Collected data entries ->
===

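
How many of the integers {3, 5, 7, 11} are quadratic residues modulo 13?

(3/13) = +1 → QR.
(5/13) = -1 → non-residue.
(7/13) = -1 → non-residue.
(11/13) = -1 → non-residue.
Total quadratic residues among the 4: 1.

1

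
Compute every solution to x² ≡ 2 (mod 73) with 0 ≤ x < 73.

73 ≡ 1 (mod 4), so we find a root by search.
Trying successive values, 32² = 1024 ≡ 2 (mod 73). The other root is 73 − 32 = 41.

32, 41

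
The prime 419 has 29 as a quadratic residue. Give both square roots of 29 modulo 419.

Since 419 ≡ 3 (mod 4), a square root of 29 is 29^((419+1)/4) = 29^105 mod 419.
Repeated squaring: 29^2≡3, 29^4≡9, 29^8≡81, 29^16≡276, 29^32≡337, 29^64≡20 (mod 419).
29^105 = 29^(64+32+8+1) ≡ 345 (mod 419).
Check: 345² = 119025 ≡ 29 (mod 419). The two roots are 74 and 345.

74, 345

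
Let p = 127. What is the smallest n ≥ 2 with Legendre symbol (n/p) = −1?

(2/127) = +1, so 2 is a residue.
(3/127) = −1, so 3 is the smallest positive non-residue mod 127.

3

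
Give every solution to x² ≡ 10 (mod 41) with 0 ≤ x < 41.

41 ≡ 1 (mod 4), so we find a root by search.
Trying successive values, 16² = 256 ≡ 10 (mod 41). The other root is 41 − 16 = 25.

16, 25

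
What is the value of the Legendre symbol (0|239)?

Top reduces to 0: gcd > 1, so the symbol is 0.

0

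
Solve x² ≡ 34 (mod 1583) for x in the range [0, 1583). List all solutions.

Since 1583 ≡ 3 (mod 4), a square root of 34 is 34^((1583+1)/4) = 34^396 mod 1583.
Repeated squaring: 34^2≡1156, 34^4≡284, 34^8≡1506, 34^16≡1180, 34^32≡943, 34^64≡1186, 34^128≡892, 34^256≡998 (mod 1583).
34^396 = 34^(256+128+8+4) ≡ 1365 (mod 1583).
Check: 1365² = 1863225 ≡ 34 (mod 1583). The two roots are 218 and 1365.

218, 1365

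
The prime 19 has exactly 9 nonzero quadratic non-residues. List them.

Square k = 1,…,9 (k and 19−k give the same square):
1²=1, 2²=4, 3²=9, 4²=16, 5²≡6, 6²≡17, 7²≡11, 8²≡7, 9²≡5 (mod 19).
The residues are {1, 4, 5, 6, 7, 9, 11, 16, 17}; the non-residues are the remaining 9 nonzero classes.

2 3 8 10 12 13 14 15 18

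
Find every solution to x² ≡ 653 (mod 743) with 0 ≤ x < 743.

Since 743 ≡ 3 (mod 4), a square root of 653 is 653^((743+1)/4) = 653^186 mod 743.
Repeated squaring: 653^2≡670, 653^4≡128, 653^8≡38, 653^16≡701, 653^32≡278, 653^64≡12, 653^128≡144 (mod 743).
653^186 = 653^(128+32+16+8+2) ≡ 239 (mod 743).
Check: 239² = 57121 ≡ 653 (mod 743). The two roots are 239 and 504.

239, 504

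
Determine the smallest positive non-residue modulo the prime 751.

3

(2/751) = +1, so 2 is a residue.
(3/751) = −1, so 3 is the smallest positive non-residue mod 751.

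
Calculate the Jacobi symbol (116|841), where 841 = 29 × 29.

Pull out 2^2: since 841 ≡ 1 (mod 8), (2/841) = +1, so (2/841)^2 = +1.
Reciprocity: 29 ≡ 1 and 841 ≡ 1 (mod 4), so (29/841) = +(841/29).
Reduce top mod 29: now compute (0/29).
Top reduces to 0: gcd > 1, so the symbol is 0.

0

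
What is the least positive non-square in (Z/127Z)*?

(2/127) = +1, so 2 is a residue.
(3/127) = −1, so 3 is the smallest positive non-residue mod 127.

3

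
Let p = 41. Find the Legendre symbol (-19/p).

-1

Euler's criterion: (-19/41) ≡ 22^20 (mod 41).
22^2 ≡ 33 (mod 41)
22^4 ≡ 23 (mod 41)
22^8 ≡ 37 (mod 41)
22^16 ≡ 16 (mod 41)
22^20 = 22^(16+4) ≡ 40 (mod 41).
Result is 40 ≡ −1, so (-19/41) = −1.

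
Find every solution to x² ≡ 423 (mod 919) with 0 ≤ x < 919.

Since 919 ≡ 3 (mod 4), a square root of 423 is 423^((919+1)/4) = 423^230 mod 919.
Repeated squaring: 423^2≡643, 423^4≡818, 423^8≡92, 423^16≡193, 423^32≡489, 423^64≡181, 423^128≡596 (mod 919).
423^230 = 423^(128+64+32+4+2) ≡ 358 (mod 919).
Check: 358² = 128164 ≡ 423 (mod 919). The two roots are 358 and 561.

358, 561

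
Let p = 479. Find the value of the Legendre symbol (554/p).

First reduce: 554 ≡ 75 (mod 479).
Reciprocity: 75 ≡ 3 and 479 ≡ 3 (mod 4), so (75/479) = −(479/75).
Reduce top mod 75: now compute (29/75).
Reciprocity: 29 ≡ 1 and 75 ≡ 3 (mod 4), so (29/75) = +(75/29).
Reduce top mod 29: now compute (17/29).
Reciprocity: 17 ≡ 1 and 29 ≡ 1 (mod 4), so (17/29) = +(29/17).
Reduce top mod 17: now compute (12/17).
Pull out 2^2: since 17 ≡ 1 (mod 8), (2/17) = +1, so (2/17)^2 = +1.
Reciprocity: 3 ≡ 3 and 17 ≡ 1 (mod 4), so (3/17) = +(17/3).
Reduce top mod 3: now compute (2/3).
Pull out 2: since 3 ≡ 3 (mod 8), (2/3) = -1.
Reached (1/3) = 1. Collecting the sign flips along the way, the symbol is +1.

1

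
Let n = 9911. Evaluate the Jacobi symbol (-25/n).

-1

First reduce: -25 ≡ 9886 (mod 9911).
Pull out 2: since 9911 ≡ 7 (mod 8), (2/9911) = +1.
Reciprocity: 4943 ≡ 3 and 9911 ≡ 3 (mod 4), so (4943/9911) = −(9911/4943).
Reduce top mod 4943: now compute (25/4943).
Reciprocity: 25 ≡ 1 and 4943 ≡ 3 (mod 4), so (25/4943) = +(4943/25).
Reduce top mod 25: now compute (18/25).
Pull out 2: since 25 ≡ 1 (mod 8), (2/25) = +1.
Reciprocity: 9 ≡ 1 and 25 ≡ 1 (mod 4), so (9/25) = +(25/9).
Reduce top mod 9: now compute (7/9).
Reciprocity: 7 ≡ 3 and 9 ≡ 1 (mod 4), so (7/9) = +(9/7).
Reduce top mod 7: now compute (2/7).
Pull out 2: since 7 ≡ 7 (mod 8), (2/7) = +1.
Reached (1/7) = 1. Collecting the sign flips along the way, the symbol is -1.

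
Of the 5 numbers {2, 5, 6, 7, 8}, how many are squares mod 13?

0

(2/13) = -1 → non-residue.
(5/13) = -1 → non-residue.
(6/13) = -1 → non-residue.
(7/13) = -1 → non-residue.
(8/13) = -1 → non-residue.
Total quadratic residues among the 5: 0.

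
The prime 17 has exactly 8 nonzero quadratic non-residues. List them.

Square k = 1,…,8 (k and 17−k give the same square):
1²=1, 2²=4, 3²=9, 4²=16, 5²≡8, 6²≡2, 7²≡15, 8²≡13 (mod 17).
The residues are {1, 2, 4, 8, 9, 13, 15, 16}; the non-residues are the remaining 8 nonzero classes.

3,5,6,7,10,11,12,14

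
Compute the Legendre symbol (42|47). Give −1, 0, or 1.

Pull out 2: since 47 ≡ 7 (mod 8), (2/47) = +1.
Reciprocity: 21 ≡ 1 and 47 ≡ 3 (mod 4), so (21/47) = +(47/21).
Reduce top mod 21: now compute (5/21).
Reciprocity: 5 ≡ 1 and 21 ≡ 1 (mod 4), so (5/21) = +(21/5).
Reduce top mod 5: now compute (1/5).
Reached (1/5) = 1. Collecting the sign flips along the way, the symbol is +1.

1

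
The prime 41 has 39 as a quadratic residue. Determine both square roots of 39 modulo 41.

11, 30

41 ≡ 1 (mod 4), so we find a root by search.
Trying successive values, 11² = 121 ≡ 39 (mod 41). The other root is 41 − 11 = 30.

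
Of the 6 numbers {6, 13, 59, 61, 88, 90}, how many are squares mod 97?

(6/97) = +1 → QR.
(13/97) = -1 → non-residue.
(59/97) = -1 → non-residue.
(61/97) = +1 → QR.
(88/97) = +1 → QR.
(90/97) = -1 → non-residue.
Total quadratic residues among the 6: 3.

3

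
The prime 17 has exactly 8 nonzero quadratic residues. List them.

1,2,4,8,9,13,15,16

Square k = 1,…,8 (k and 17−k give the same square):
1²=1, 2²=4, 3²=9, 4²=16, 5²≡8, 6²≡2, 7²≡15, 8²≡13 (mod 17).
So the quadratic residues mod 17 are {1, 2, 4, 8, 9, 13, 15, 16}.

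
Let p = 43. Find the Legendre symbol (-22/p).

First reduce: -22 ≡ 21 (mod 43).
Reciprocity: 21 ≡ 1 and 43 ≡ 3 (mod 4), so (21/43) = +(43/21).
Reduce top mod 21: now compute (1/21).
Reached (1/21) = 1. Collecting the sign flips along the way, the symbol is +1.

1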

===

What is needed ->
With the entries above as the source, set down exactly the lines from the one holding "Of the 6 numbers" through the last line, both ends included.

Response to the task ->
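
Of the 6 numbers {6, 13, 59, 61, 88, 90}, how many are squares mod 97?

(6/97) = +1 → QR.
(13/97) = -1 → non-residue.
(59/97) = -1 → non-residue.
(61/97) = +1 → QR.
(88/97) = +1 → QR.
(90/97) = -1 → non-residue.
Total quadratic residues among the 6: 3.

3

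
The prime 17 has exactly 8 nonzero quadratic residues. List them.

1,2,4,8,9,13,15,16

Square k = 1,…,8 (k and 17−k give the same square):
1²=1, 2²=4, 3²=9, 4²=16, 5²≡8, 6²≡2, 7²≡15, 8²≡13 (mod 17).
So the quadratic residues mod 17 are {1, 2, 4, 8, 9, 13, 15, 16}.

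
Let p = 43. Find the Legendre symbol (-22/p).

First reduce: -22 ≡ 21 (mod 43).
Reciprocity: 21 ≡ 1 and 43 ≡ 3 (mod 4), so (21/43) = +(43/21).
Reduce top mod 21: now compute (1/21).
Reached (1/21) = 1. Collecting the sign flips along the way, the symbol is +1.

1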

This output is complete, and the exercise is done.